▼▼▼

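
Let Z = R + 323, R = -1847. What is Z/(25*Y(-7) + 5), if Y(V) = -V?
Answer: -127/15 ≈ -8.4667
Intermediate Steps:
Z = -1524 (Z = -1847 + 323 = -1524)
Z/(25*Y(-7) + 5) = -1524/(25*(-1*(-7)) + 5) = -1524/(25*7 + 5) = -1524/(175 + 5) = -1524/180 = -1524*1/180 = -127/15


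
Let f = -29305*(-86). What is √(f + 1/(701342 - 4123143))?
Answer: 13*√174607530513315541/3421801 ≈ 1587.5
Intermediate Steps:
f = 2520230
√(f + 1/(701342 - 4123143)) = √(2520230 + 1/(701342 - 4123143)) = √(2520230 + 1/(-3421801)) = √(2520230 - 1/3421801) = √(8623725534229/3421801) = 13*√174607530513315541/3421801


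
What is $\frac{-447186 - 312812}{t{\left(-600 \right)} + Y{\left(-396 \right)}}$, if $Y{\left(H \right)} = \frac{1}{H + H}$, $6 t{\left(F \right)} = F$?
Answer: $\frac{601918416}{79201} \approx 7599.9$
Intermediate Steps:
$t{\left(F \right)} = \frac{F}{6}$
$Y{\left(H \right)} = \frac{1}{2 H}$
$\frac{-447186 - 312812}{t{\left(-600 \right)} + Y{\left(-396 \right)}} = \frac{-447186 - 312812}{\frac{1}{6} \left(-600\right) + \frac{1}{2 \left(-396\right)}} = - \frac{759998}{-100 + \frac{1}{2} \left(- \frac{1}{396}\right)} = - \frac{759998}{-100 - \frac{1}{792}} = - \frac{759998}{- \frac{79201}{792}} = \left(-759998\right) \left(- \frac{792}{79201}\right) = \frac{601918416}{79201}$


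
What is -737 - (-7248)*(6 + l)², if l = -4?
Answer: 28255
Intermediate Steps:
-737 - (-7248)*(6 + l)² = -737 - (-7248)*(6 - 4)² = -737 - (-7248)*2² = -737 - (-7248)*4 = -737 - 906*(-32) = -737 + 28992 = 28255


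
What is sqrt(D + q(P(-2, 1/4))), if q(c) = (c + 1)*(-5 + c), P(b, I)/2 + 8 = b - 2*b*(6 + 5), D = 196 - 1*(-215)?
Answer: sqrt(4758) ≈ 68.978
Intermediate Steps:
D = 411 (D = 196 + 215 = 411)
P(b, I) = -16 - 42*b (P(b, I) = -16 + 2*(b - 2*b*(6 + 5)) = -16 + 2*(b - 2*b*11) = -16 + 2*(b - 22*b) = -16 + 2*(-21*b) = -16 - 42*b)
q(c) = (1 + c)*(-5 + c)
sqrt(D + q(P(-2, 1/4))) = sqrt(411 + (-5 + (-16 - 42*(-2))**2 - 4*(-16 - 42*(-2)))) = sqrt(411 + (-5 + (-16 + 84)**2 - 4*(-16 + 84))) = sqrt(411 + (-5 + 68**2 - 4*68)) = sqrt(411 + (-5 + 4624 - 272)) = sqrt(411 + 4347) = sqrt(4758)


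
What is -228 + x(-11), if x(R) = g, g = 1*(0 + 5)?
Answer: -223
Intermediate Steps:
g = 5 (g = 1*5 = 5)
x(R) = 5
-228 + x(-11) = -228 + 5 = -223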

▲▲▲

_What you have to do_:
Transcription of the entire listing, word for word, is required.

_Written response_:
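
Let Z = R + 323, R = -1847. What is Z/(25*Y(-7) + 5), if Y(V) = -V?
Answer: -127/15 ≈ -8.4667
Intermediate Steps:
Z = -1524 (Z = -1847 + 323 = -1524)
Z/(25*Y(-7) + 5) = -1524/(25*(-1*(-7)) + 5) = -1524/(25*7 + 5) = -1524/(175 + 5) = -1524/180 = -1524*1/180 = -127/15


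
Let f = -29305*(-86). What is √(f + 1/(701342 - 4123143))?
Answer: 13*√174607530513315541/3421801 ≈ 1587.5
Intermediate Steps:
f = 2520230
√(f + 1/(701342 - 4123143)) = √(2520230 + 1/(701342 - 4123143)) = √(2520230 + 1/(-3421801)) = √(2520230 - 1/3421801) = √(8623725534229/3421801) = 13*√174607530513315541/3421801


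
What is $\frac{-447186 - 312812}{t{\left(-600 \right)} + Y{\left(-396 \right)}}$, if $Y{\left(H \right)} = \frac{1}{H + H}$, $6 t{\left(F \right)} = F$?
Answer: $\frac{601918416}{79201} \approx 7599.9$
Intermediate Steps:
$t{\left(F \right)} = \frac{F}{6}$
$Y{\left(H \right)} = \frac{1}{2 H}$
$\frac{-447186 - 312812}{t{\left(-600 \right)} + Y{\left(-396 \right)}} = \frac{-447186 - 312812}{\frac{1}{6} \left(-600\right) + \frac{1}{2 \left(-396\right)}} = - \frac{759998}{-100 + \frac{1}{2} \left(- \frac{1}{396}\right)} = - \frac{759998}{-100 - \frac{1}{792}} = - \frac{759998}{- \frac{79201}{792}} = \left(-759998\right) \left(- \frac{792}{79201}\right) = \frac{601918416}{79201}$


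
What is -737 - (-7248)*(6 + l)², if l = -4?
Answer: 28255
Intermediate Steps:
-737 - (-7248)*(6 + l)² = -737 - (-7248)*(6 - 4)² = -737 - (-7248)*2² = -737 - (-7248)*4 = -737 - 906*(-32) = -737 + 28992 = 28255


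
What is sqrt(D + q(P(-2, 1/4))), if q(c) = (c + 1)*(-5 + c), P(b, I)/2 + 8 = b - 2*b*(6 + 5), D = 196 - 1*(-215)?
Answer: sqrt(4758) ≈ 68.978
Intermediate Steps:
D = 411 (D = 196 + 215 = 411)
P(b, I) = -16 - 42*b (P(b, I) = -16 + 2*(b - 2*b*(6 + 5)) = -16 + 2*(b - 2*b*11) = -16 + 2*(b - 22*b) = -16 + 2*(-21*b) = -16 - 42*b)
q(c) = (1 + c)*(-5 + c)
sqrt(D + q(P(-2, 1/4))) = sqrt(411 + (-5 + (-16 - 42*(-2))**2 - 4*(-16 - 42*(-2)))) = sqrt(411 + (-5 + (-16 + 84)**2 - 4*(-16 + 84))) = sqrt(411 + (-5 + 68**2 - 4*68)) = sqrt(411 + (-5 + 4624 - 272)) = sqrt(411 + 4347) = sqrt(4758)


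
What is -228 + x(-11), if x(R) = g, g = 1*(0 + 5)?
Answer: -223
Intermediate Steps:
g = 5 (g = 1*5 = 5)
x(R) = 5
-228 + x(-11) = -228 + 5 = -223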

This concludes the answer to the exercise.